[Start of Attachment]
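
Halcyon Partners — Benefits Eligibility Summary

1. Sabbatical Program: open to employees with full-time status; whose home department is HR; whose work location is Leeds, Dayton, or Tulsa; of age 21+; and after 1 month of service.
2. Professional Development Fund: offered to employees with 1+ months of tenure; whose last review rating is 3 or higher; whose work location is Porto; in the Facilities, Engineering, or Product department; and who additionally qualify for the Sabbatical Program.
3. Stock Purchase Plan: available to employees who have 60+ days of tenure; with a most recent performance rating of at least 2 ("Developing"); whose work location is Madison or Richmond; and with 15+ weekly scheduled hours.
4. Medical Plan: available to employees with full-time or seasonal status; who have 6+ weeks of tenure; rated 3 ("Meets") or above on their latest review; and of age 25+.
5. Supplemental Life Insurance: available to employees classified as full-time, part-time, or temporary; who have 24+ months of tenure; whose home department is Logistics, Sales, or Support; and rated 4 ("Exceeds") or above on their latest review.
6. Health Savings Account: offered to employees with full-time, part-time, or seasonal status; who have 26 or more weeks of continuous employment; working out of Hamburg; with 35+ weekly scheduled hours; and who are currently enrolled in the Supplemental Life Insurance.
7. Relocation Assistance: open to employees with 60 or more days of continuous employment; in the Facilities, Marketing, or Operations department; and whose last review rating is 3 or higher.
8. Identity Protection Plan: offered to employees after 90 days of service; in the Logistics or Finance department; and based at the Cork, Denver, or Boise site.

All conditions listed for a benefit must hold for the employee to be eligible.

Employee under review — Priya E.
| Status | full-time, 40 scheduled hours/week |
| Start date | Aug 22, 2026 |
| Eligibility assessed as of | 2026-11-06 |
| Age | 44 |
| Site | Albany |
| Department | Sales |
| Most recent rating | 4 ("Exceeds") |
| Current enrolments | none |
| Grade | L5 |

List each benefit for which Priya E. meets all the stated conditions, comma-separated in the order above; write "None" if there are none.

Medical Plan

Service from Aug 22, 2026 to 2026-11-06: 76 days.
Sabbatical Program — status full-time ✓; dept Sales ✗ → not eligible.
Professional Development Fund — service 76 days ≥ 1 month (≈30 days) ✓; rating 4 ≥ 3 ✓; site Albany ✗ (not Porto) → not eligible.
Stock Purchase Plan — service 76 days ≥ 60 days ✓; rating 4 ≥ 2 ✓; site Albany ✗ (not Madison or Richmond) → not eligible.
Medical Plan — status full-time ✓; service 76 days ≥ 6 weeks (≈42 days) ✓; rating 4 ≥ 3 ✓; age 44 ≥ 25 ✓ → eligible.
Supplemental Life Insurance — status full-time ✓; service 76 days < 24 months (≈720 days) ✗ → not eligible.
Health Savings Account — status full-time ✓; service 76 days < 26 weeks (≈182 days) ✗ → not eligible.
Relocation Assistance — service 76 days ≥ 60 days ✓; dept Sales ✗ → not eligible.
Identity Protection Plan — service 76 days < 90 days ✗ → not eligible.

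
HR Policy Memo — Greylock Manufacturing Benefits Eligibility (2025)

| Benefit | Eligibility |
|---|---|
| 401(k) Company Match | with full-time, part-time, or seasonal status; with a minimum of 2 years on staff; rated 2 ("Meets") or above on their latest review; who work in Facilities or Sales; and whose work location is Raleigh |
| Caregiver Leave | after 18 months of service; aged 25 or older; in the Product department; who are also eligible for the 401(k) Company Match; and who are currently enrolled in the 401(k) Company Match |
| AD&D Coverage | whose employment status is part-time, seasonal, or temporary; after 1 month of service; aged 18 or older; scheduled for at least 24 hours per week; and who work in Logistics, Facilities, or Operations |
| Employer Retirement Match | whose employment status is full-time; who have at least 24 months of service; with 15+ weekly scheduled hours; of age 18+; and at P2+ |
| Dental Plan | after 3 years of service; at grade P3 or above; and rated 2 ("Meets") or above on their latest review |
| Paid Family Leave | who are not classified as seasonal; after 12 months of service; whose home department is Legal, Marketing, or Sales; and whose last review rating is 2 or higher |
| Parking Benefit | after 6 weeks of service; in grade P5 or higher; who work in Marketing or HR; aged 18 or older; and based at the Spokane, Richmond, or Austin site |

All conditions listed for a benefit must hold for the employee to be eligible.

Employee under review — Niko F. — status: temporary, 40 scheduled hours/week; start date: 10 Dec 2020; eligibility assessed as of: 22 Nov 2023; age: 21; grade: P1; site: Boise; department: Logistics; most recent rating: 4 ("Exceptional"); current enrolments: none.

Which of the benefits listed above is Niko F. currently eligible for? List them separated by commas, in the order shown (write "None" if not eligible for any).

AD&D Coverage

Service from 10 Dec 2020 to 22 Nov 2023: 1077 days.
401(k) Company Match — status temporary ✗ (requires full-time, part-time, or seasonal) → not eligible.
Caregiver Leave — service 1077 days ≥ 18 months (≈540 days) ✓; age 21 < 25 ✗ → not eligible.
AD&D Coverage — status temporary ✓; service 1077 days ≥ 1 month (≈30 days) ✓; age 21 ≥ 18 ✓; 40 hrs/wk ≥ 24 ✓; dept Logistics ✓ → eligible.
Employer Retirement Match — status temporary ✗ (requires full-time) → not eligible.
Dental Plan — service 1077 days < 3 years (≈1095 days) ✗ → not eligible.
Paid Family Leave — status temporary ✓ (not excluded); service 1077 days ≥ 12 months (≈360 days) ✓; dept Logistics ✗ → not eligible.
Parking Benefit — service 1077 days ≥ 6 weeks (≈42 days) ✓; grade P1 < P5 ✗ → not eligible.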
[End of Attachment]
TASK TO CARRY OUT: What you should produce is an exact restatement of all the material.

EXERCISE RESULT:
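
Halcyon Partners — Benefits Eligibility Summary

1. Sabbatical Program: open to employees with full-time status; whose home department is HR; whose work location is Leeds, Dayton, or Tulsa; of age 21+; and after 1 month of service.
2. Professional Development Fund: offered to employees with 1+ months of tenure; whose last review rating is 3 or higher; whose work location is Porto; in the Facilities, Engineering, or Product department; and who additionally qualify for the Sabbatical Program.
3. Stock Purchase Plan: available to employees who have 60+ days of tenure; with a most recent performance rating of at least 2 ("Developing"); whose work location is Madison or Richmond; and with 15+ weekly scheduled hours.
4. Medical Plan: available to employees with full-time or seasonal status; who have 6+ weeks of tenure; rated 3 ("Meets") or above on their latest review; and of age 25+.
5. Supplemental Life Insurance: available to employees classified as full-time, part-time, or temporary; who have 24+ months of tenure; whose home department is Logistics, Sales, or Support; and rated 4 ("Exceeds") or above on their latest review.
6. Health Savings Account: offered to employees with full-time, part-time, or seasonal status; who have 26 or more weeks of continuous employment; working out of Hamburg; with 35+ weekly scheduled hours; and who are currently enrolled in the Supplemental Life Insurance.
7. Relocation Assistance: open to employees with 60 or more days of continuous employment; in the Facilities, Marketing, or Operations department; and whose last review rating is 3 or higher.
8. Identity Protection Plan: offered to employees after 90 days of service; in the Logistics or Finance department; and based at the Cork, Denver, or Boise site.

All conditions listed for a benefit must hold for the employee to be eligible.

Employee under review — Priya E.
| Status | full-time, 40 scheduled hours/week |
| Start date | Aug 22, 2026 |
| Eligibility assessed as of | 2026-11-06 |
| Age | 44 |
| Site | Albany |
| Department | Sales |
| Most recent rating | 4 ("Exceeds") |
| Current enrolments | none |
| Grade | L5 |

List each benefit for which Priya E. meets all the stated conditions, comma-separated in the order above; write "None" if there are none.

Medical Plan

Service from Aug 22, 2026 to 2026-11-06: 76 days.
Sabbatical Program — status full-time ✓; dept Sales ✗ → not eligible.
Professional Development Fund — service 76 days ≥ 1 month (≈30 days) ✓; rating 4 ≥ 3 ✓; site Albany ✗ (not Porto) → not eligible.
Stock Purchase Plan — service 76 days ≥ 60 days ✓; rating 4 ≥ 2 ✓; site Albany ✗ (not Madison or Richmond) → not eligible.
Medical Plan — status full-time ✓; service 76 days ≥ 6 weeks (≈42 days) ✓; rating 4 ≥ 3 ✓; age 44 ≥ 25 ✓ → eligible.
Supplemental Life Insurance — status full-time ✓; service 76 days < 24 months (≈720 days) ✗ → not eligible.
Health Savings Account — status full-time ✓; service 76 days < 26 weeks (≈182 days) ✗ → not eligible.
Relocation Assistance — service 76 days ≥ 60 days ✓; dept Sales ✗ → not eligible.
Identity Protection Plan — service 76 days < 90 days ✗ → not eligible.

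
HR Policy Memo — Greylock Manufacturing Benefits Eligibility (2025)

| Benefit | Eligibility |
|---|---|
| 401(k) Company Match | with full-time, part-time, or seasonal status; with a minimum of 2 years on staff; rated 2 ("Meets") or above on their latest review; who work in Facilities or Sales; and whose work location is Raleigh |
| Caregiver Leave | after 18 months of service; aged 25 or older; in the Product department; who are also eligible for the 401(k) Company Match; and who are currently enrolled in the 401(k) Company Match |
| AD&D Coverage | whose employment status is part-time, seasonal, or temporary; after 1 month of service; aged 18 or older; scheduled for at least 24 hours per week; and who work in Logistics, Facilities, or Operations |
| Employer Retirement Match | whose employment status is full-time; who have at least 24 months of service; with 15+ weekly scheduled hours; of age 18+; and at P2+ |
| Dental Plan | after 3 years of service; at grade P3 or above; and rated 2 ("Meets") or above on their latest review |
| Paid Family Leave | who are not classified as seasonal; after 12 months of service; whose home department is Legal, Marketing, or Sales; and whose last review rating is 2 or higher |
| Parking Benefit | after 6 weeks of service; in grade P5 or higher; who work in Marketing or HR; aged 18 or older; and based at the Spokane, Richmond, or Austin site |

All conditions listed for a benefit must hold for the employee to be eligible.

Employee under review — Niko F. — status: temporary, 40 scheduled hours/week; start date: 10 Dec 2020; eligibility assessed as of: 22 Nov 2023; age: 21; grade: P1; site: Boise; department: Logistics; most recent rating: 4 ("Exceptional"); current enrolments: none.

Which of the benefits listed above is Niko F. currently eligible for? List them separated by commas, in the order shown (write "None" if not eligible for any).

AD&D Coverage

Service from 10 Dec 2020 to 22 Nov 2023: 1077 days.
401(k) Company Match — status temporary ✗ (requires full-time, part-time, or seasonal) → not eligible.
Caregiver Leave — service 1077 days ≥ 18 months (≈540 days) ✓; age 21 < 25 ✗ → not eligible.
AD&D Coverage — status temporary ✓; service 1077 days ≥ 1 month (≈30 days) ✓; age 21 ≥ 18 ✓; 40 hrs/wk ≥ 24 ✓; dept Logistics ✓ → eligible.
Employer Retirement Match — status temporary ✗ (requires full-time) → not eligible.
Dental Plan — service 1077 days < 3 years (≈1095 days) ✗ → not eligible.
Paid Family Leave — status temporary ✓ (not excluded); service 1077 days ≥ 12 months (≈360 days) ✓; dept Logistics ✗ → not eligible.
Parking Benefit — service 1077 days ≥ 6 weeks (≈42 days) ✓; grade P1 < P5 ✗ → not eligible.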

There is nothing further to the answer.